= ACTIVITY =
Give the data a second time, exactly and in full.
____ DATA PROVIDED
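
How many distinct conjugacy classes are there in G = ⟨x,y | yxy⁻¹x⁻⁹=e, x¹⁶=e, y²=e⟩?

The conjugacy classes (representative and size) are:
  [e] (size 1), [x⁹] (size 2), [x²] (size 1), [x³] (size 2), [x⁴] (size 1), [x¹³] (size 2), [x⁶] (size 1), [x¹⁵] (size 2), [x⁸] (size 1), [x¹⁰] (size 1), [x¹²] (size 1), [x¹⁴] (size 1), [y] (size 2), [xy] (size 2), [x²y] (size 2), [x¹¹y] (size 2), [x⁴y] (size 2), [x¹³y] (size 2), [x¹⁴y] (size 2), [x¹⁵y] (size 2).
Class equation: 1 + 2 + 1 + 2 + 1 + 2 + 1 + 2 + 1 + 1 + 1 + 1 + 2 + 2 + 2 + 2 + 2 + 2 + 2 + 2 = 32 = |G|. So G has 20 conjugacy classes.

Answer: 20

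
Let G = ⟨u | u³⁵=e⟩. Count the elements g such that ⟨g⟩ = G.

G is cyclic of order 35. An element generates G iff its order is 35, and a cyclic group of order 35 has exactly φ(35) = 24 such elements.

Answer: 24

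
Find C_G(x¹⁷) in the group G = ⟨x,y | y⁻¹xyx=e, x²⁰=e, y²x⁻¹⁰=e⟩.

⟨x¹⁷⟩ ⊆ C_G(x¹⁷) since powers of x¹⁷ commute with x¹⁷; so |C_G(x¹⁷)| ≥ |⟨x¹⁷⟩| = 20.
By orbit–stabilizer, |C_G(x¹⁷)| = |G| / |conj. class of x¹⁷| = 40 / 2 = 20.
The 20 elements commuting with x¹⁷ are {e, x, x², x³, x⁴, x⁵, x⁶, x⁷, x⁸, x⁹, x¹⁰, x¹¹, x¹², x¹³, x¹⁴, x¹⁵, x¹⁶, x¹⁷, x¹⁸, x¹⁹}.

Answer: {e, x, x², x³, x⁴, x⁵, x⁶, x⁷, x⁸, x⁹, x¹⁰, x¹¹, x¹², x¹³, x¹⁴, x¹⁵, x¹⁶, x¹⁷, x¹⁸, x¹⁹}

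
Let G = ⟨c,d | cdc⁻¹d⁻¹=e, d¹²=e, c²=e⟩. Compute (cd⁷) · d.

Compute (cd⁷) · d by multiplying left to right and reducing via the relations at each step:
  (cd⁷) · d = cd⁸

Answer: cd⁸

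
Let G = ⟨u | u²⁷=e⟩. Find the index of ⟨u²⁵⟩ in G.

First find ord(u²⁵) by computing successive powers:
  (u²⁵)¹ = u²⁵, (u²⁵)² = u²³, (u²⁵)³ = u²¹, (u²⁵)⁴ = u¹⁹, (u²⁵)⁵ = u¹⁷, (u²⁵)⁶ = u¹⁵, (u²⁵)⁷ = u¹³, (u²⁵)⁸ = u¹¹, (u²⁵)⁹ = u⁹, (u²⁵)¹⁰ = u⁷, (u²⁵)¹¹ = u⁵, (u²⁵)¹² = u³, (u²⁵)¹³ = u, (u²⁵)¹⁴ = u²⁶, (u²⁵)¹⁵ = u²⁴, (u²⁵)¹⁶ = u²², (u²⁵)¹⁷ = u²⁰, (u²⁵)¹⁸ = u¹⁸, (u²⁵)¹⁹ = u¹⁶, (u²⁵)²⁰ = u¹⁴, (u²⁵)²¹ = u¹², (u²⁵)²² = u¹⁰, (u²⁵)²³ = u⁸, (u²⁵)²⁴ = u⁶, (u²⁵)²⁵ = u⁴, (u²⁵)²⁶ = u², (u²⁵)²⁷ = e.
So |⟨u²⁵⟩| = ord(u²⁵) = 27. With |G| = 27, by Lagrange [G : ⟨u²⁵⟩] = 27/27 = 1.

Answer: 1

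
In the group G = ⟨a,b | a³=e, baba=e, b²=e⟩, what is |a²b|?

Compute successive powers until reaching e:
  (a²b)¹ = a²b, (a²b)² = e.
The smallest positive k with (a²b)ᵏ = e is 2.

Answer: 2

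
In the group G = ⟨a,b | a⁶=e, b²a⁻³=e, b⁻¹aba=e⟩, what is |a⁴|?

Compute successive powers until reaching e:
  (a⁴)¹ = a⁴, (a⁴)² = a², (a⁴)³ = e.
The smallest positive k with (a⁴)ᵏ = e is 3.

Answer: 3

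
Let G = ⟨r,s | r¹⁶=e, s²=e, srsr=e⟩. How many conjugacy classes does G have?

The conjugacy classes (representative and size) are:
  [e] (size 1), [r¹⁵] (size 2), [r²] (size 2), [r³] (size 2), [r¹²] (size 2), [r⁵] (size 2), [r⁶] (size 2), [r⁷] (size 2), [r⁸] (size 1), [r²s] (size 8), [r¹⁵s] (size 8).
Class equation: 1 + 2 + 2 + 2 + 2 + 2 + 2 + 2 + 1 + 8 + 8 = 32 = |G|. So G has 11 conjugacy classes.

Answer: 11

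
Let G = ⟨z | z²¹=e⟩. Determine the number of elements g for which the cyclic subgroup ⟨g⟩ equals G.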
________
= RESPONSE =
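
How many distinct conjugacy classes are there in G = ⟨x,y | yxy⁻¹x⁻⁹=e, x¹⁶=e, y²=e⟩?

The conjugacy classes (representative and size) are:
  [e] (size 1), [x⁹] (size 2), [x²] (size 1), [x³] (size 2), [x⁴] (size 1), [x¹³] (size 2), [x⁶] (size 1), [x¹⁵] (size 2), [x⁸] (size 1), [x¹⁰] (size 1), [x¹²] (size 1), [x¹⁴] (size 1), [y] (size 2), [xy] (size 2), [x²y] (size 2), [x¹¹y] (size 2), [x⁴y] (size 2), [x¹³y] (size 2), [x¹⁴y] (size 2), [x¹⁵y] (size 2).
Class equation: 1 + 2 + 1 + 2 + 1 + 2 + 1 + 2 + 1 + 1 + 1 + 1 + 2 + 2 + 2 + 2 + 2 + 2 + 2 + 2 = 32 = |G|. So G has 20 conjugacy classes.

Answer: 20

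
Let G = ⟨u | u³⁵=e⟩. Count the elements g such that ⟨g⟩ = G.

G is cyclic of order 35. An element generates G iff its order is 35, and a cyclic group of order 35 has exactly φ(35) = 24 such elements.

Answer: 24

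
Find C_G(x¹⁷) in the group G = ⟨x,y | y⁻¹xyx=e, x²⁰=e, y²x⁻¹⁰=e⟩.

⟨x¹⁷⟩ ⊆ C_G(x¹⁷) since powers of x¹⁷ commute with x¹⁷; so |C_G(x¹⁷)| ≥ |⟨x¹⁷⟩| = 20.
By orbit–stabilizer, |C_G(x¹⁷)| = |G| / |conj. class of x¹⁷| = 40 / 2 = 20.
The 20 elements commuting with x¹⁷ are {e, x, x², x³, x⁴, x⁵, x⁶, x⁷, x⁸, x⁹, x¹⁰, x¹¹, x¹², x¹³, x¹⁴, x¹⁵, x¹⁶, x¹⁷, x¹⁸, x¹⁹}.

Answer: {e, x, x², x³, x⁴, x⁵, x⁶, x⁷, x⁸, x⁹, x¹⁰, x¹¹, x¹², x¹³, x¹⁴, x¹⁵, x¹⁶, x¹⁷, x¹⁸, x¹⁹}

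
Let G = ⟨c,d | cdc⁻¹d⁻¹=e, d¹²=e, c²=e⟩. Compute (cd⁷) · d.

Compute (cd⁷) · d by multiplying left to right and reducing via the relations at each step:
  (cd⁷) · d = cd⁸

Answer: cd⁸

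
Let G = ⟨u | u²⁷=e⟩. Find the index of ⟨u²⁵⟩ in G.

First find ord(u²⁵) by computing successive powers:
  (u²⁵)¹ = u²⁵, (u²⁵)² = u²³, (u²⁵)³ = u²¹, (u²⁵)⁴ = u¹⁹, (u²⁵)⁵ = u¹⁷, (u²⁵)⁶ = u¹⁵, (u²⁵)⁷ = u¹³, (u²⁵)⁸ = u¹¹, (u²⁵)⁹ = u⁹, (u²⁵)¹⁰ = u⁷, (u²⁵)¹¹ = u⁵, (u²⁵)¹² = u³, (u²⁵)¹³ = u, (u²⁵)¹⁴ = u²⁶, (u²⁵)¹⁵ = u²⁴, (u²⁵)¹⁶ = u²², (u²⁵)¹⁷ = u²⁰, (u²⁵)¹⁸ = u¹⁸, (u²⁵)¹⁹ = u¹⁶, (u²⁵)²⁰ = u¹⁴, (u²⁵)²¹ = u¹², (u²⁵)²² = u¹⁰, (u²⁵)²³ = u⁸, (u²⁵)²⁴ = u⁶, (u²⁵)²⁵ = u⁴, (u²⁵)²⁶ = u², (u²⁵)²⁷ = e.
So |⟨u²⁵⟩| = ord(u²⁵) = 27. With |G| = 27, by Lagrange [G : ⟨u²⁵⟩] = 27/27 = 1.

Answer: 1

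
In the group G = ⟨a,b | a³=e, baba=e, b²=e⟩, what is |a²b|?

Compute successive powers until reaching e:
  (a²b)¹ = a²b, (a²b)² = e.
The smallest positive k with (a²b)ᵏ = e is 2.

Answer: 2

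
In the group G = ⟨a,b | a⁶=e, b²a⁻³=e, b⁻¹aba=e⟩, what is |a⁴|?

Compute successive powers until reaching e:
  (a⁴)¹ = a⁴, (a⁴)² = a², (a⁴)³ = e.
The smallest positive k with (a⁴)ᵏ = e is 3.

Answer: 3

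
Let G = ⟨r,s | r¹⁶=e, s²=e, srsr=e⟩. How many conjugacy classes does G have?

The conjugacy classes (representative and size) are:
  [e] (size 1), [r¹⁵] (size 2), [r²] (size 2), [r³] (size 2), [r¹²] (size 2), [r⁵] (size 2), [r⁶] (size 2), [r⁷] (size 2), [r⁸] (size 1), [r²s] (size 8), [r¹⁵s] (size 8).
Class equation: 1 + 2 + 2 + 2 + 2 + 2 + 2 + 2 + 1 + 8 + 8 = 32 = |G|. So G has 11 conjugacy classes.

Answer: 11

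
Let G = ⟨z | z²¹=e⟩. Determine the number of elements g for which the cyclic subgroup ⟨g⟩ equals G.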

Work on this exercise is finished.